(Stored items)
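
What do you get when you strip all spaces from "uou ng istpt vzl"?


Input string: 'uou ng istpt vzl'
Operation: remove all spaces
Words: 'uou', 'ng', 'istpt', 'vzl'
Join without spaces: uoungistptvzl


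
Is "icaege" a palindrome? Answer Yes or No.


Input string: 'icaege'
Reversed: 'egeaci'
Compare pairs: s[0]='i' vs s[5]='e' (mismatch), s[1]='c' vs s[4]='g' (mismatch), s[2]='a' vs s[3]='e' (mismatch)
Palindrome: No


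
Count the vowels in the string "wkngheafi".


Input string: 'wkngheafi'
Operation: count vowels (a, e, i, o, u)
Scan: s[0]='w', s[1]='k', s[2]='n', s[3]='g', s[4]='h', s[5]='e' (vowel), s[6]='a' (vowel), s[7]='f', s[8]='i' (vowel)
Vowels found: 3
Result: 3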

● EXERCISE PROMPT
Your task is to retype the records above exactly.

● EXERCISE SOLUTION
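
What do you get when you strip all spaces from "uou ng istpt vzl"?


Input string: 'uou ng istpt vzl'
Operation: remove all spaces
Words: 'uou', 'ng', 'istpt', 'vzl'
Join without spaces: uoungistptvzl


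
Is "icaege" a palindrome? Answer Yes or No.


Input string: 'icaege'
Reversed: 'egeaci'
Compare pairs: s[0]='i' vs s[5]='e' (mismatch), s[1]='c' vs s[4]='g' (mismatch), s[2]='a' vs s[3]='e' (mismatch)
Palindrome: No


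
Count the vowels in the string "wkngheafi".


Input string: 'wkngheafi'
Operation: count vowels (a, e, i, o, u)
Scan: s[0]='w', s[1]='k', s[2]='n', s[3]='g', s[4]='h', s[5]='e' (vowel), s[6]='a' (vowel), s[7]='f', s[8]='i' (vowel)
Vowels found: 3
Result: 3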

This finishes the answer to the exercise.